■ **PROBLEM**
The required output is the line with "Find the total" through the final line of the entries, each one exactly as it stands.

[Records from a data source]
- - -

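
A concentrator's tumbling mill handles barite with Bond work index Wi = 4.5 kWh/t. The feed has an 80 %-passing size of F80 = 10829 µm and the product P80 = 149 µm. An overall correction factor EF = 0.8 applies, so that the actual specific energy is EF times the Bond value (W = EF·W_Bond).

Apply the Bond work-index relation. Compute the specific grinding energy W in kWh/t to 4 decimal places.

W = 2.6033 kWh/t

Bond: W = 10·Wi·(1/√P80 − 1/√F80)
1/√149 = 0.081923;  1/√10829 = 0.009610
W = 10·4.5·(0.081923 − 0.009610) = 3.2541 kWh/t
Corrected W = EF·W_Bond = 0.8·3.2541 = 2.6033 kWh/t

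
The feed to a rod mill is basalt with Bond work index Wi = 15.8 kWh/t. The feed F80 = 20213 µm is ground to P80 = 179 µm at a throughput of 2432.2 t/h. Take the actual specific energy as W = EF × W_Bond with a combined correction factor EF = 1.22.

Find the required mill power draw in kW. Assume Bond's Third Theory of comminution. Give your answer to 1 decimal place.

W = 10·Wi·[P80^(−½) − F80^(−½)]
W = 10·15.8·(1/√179 − 1/√20213) = 10·15.8·(0.067710) = 10.6981 kWh/t
Corrected W = EF·W_Bond = 1.22·10.6981 = 13.0517 kWh/t
Power = W × throughput = 13.0517 kWh/t × 2432.2 t/h = 31744.4 kW

P = 31744.4 kW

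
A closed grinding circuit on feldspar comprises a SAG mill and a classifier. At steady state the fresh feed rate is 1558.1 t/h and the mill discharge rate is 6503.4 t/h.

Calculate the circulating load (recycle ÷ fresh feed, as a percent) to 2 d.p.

Mill node: discharge = fresh + recycle.
R = M − F = 6503.4 − 1558.1 = 4945.3 t/h
CL = 100·R/F = 100·4945.3/1558.1 = 317.39 %

CL = 317.39 %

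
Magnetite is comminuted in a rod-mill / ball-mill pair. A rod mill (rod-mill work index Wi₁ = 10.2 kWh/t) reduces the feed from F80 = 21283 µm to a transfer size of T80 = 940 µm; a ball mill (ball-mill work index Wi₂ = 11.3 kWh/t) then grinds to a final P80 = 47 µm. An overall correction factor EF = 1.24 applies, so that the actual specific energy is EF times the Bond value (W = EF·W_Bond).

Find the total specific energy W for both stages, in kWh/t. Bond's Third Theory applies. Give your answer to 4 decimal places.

W = 19.1267 kWh/t

W = 10·Wi·[P80^(−½) − F80^(−½)]
Stage 1 (21283→940 µm, Wi₁=10.2): W₁ = 10·10.2·(0.032616 − 0.006855) = 2.6277 kWh/t
Stage 2 (940→47 µm, Wi₂=11.3): W₂ = 10·11.3·(0.145865 − 0.032616) = 12.7971 kWh/t
W = W₁ + W₂ = 2.6277 + 12.7971 = 15.4248 kWh/t
Corrected W = EF·W_Bond = 1.24·15.4248 = 19.1267 kWh/t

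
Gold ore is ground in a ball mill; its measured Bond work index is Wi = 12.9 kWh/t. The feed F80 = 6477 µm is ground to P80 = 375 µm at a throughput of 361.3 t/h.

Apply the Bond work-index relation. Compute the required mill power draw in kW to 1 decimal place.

P = 1827.7 kW

Bond:  W = 10 Wi (1/√P − 1/√F)
W = 10·12.9·(1/√375 − 1/√6477) = 10·12.9·(0.039214) = 5.0586 kWh/t
P = W·T = 5.0586·361.3 = 1827.7 kW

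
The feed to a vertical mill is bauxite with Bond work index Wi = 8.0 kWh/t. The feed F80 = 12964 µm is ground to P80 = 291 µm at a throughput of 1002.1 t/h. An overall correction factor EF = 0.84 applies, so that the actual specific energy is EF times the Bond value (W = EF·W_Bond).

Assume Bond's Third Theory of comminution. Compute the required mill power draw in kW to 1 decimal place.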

- - -

■ **THE ANSWER**
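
Find the total specific energy W for both stages, in kWh/t. Bond's Third Theory applies. Give your answer to 4 decimal places.

W = 19.1267 kWh/t

W = 10·Wi·[P80^(−½) − F80^(−½)]
Stage 1 (21283→940 µm, Wi₁=10.2): W₁ = 10·10.2·(0.032616 − 0.006855) = 2.6277 kWh/t
Stage 2 (940→47 µm, Wi₂=11.3): W₂ = 10·11.3·(0.145865 − 0.032616) = 12.7971 kWh/t
W = W₁ + W₂ = 2.6277 + 12.7971 = 15.4248 kWh/t
Corrected W = EF·W_Bond = 1.24·15.4248 = 19.1267 kWh/t

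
Gold ore is ground in a ball mill; its measured Bond work index is Wi = 12.9 kWh/t. The feed F80 = 6477 µm is ground to P80 = 375 µm at a throughput of 361.3 t/h.

Apply the Bond work-index relation. Compute the required mill power draw in kW to 1 decimal place.

P = 1827.7 kW

Bond:  W = 10 Wi (1/√P − 1/√F)
W = 10·12.9·(1/√375 − 1/√6477) = 10·12.9·(0.039214) = 5.0586 kWh/t
P = W·T = 5.0586·361.3 = 1827.7 kW

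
The feed to a vertical mill is bauxite with Bond work index Wi = 8.0 kWh/t. The feed F80 = 12964 µm is ground to P80 = 291 µm at a throughput of 1002.1 t/h. An overall correction factor EF = 0.84 applies, so that the actual specific energy is EF times the Bond value (W = EF·W_Bond).

Assume Bond's Third Theory of comminution. Compute the required mill power draw in kW to 1 decimal place.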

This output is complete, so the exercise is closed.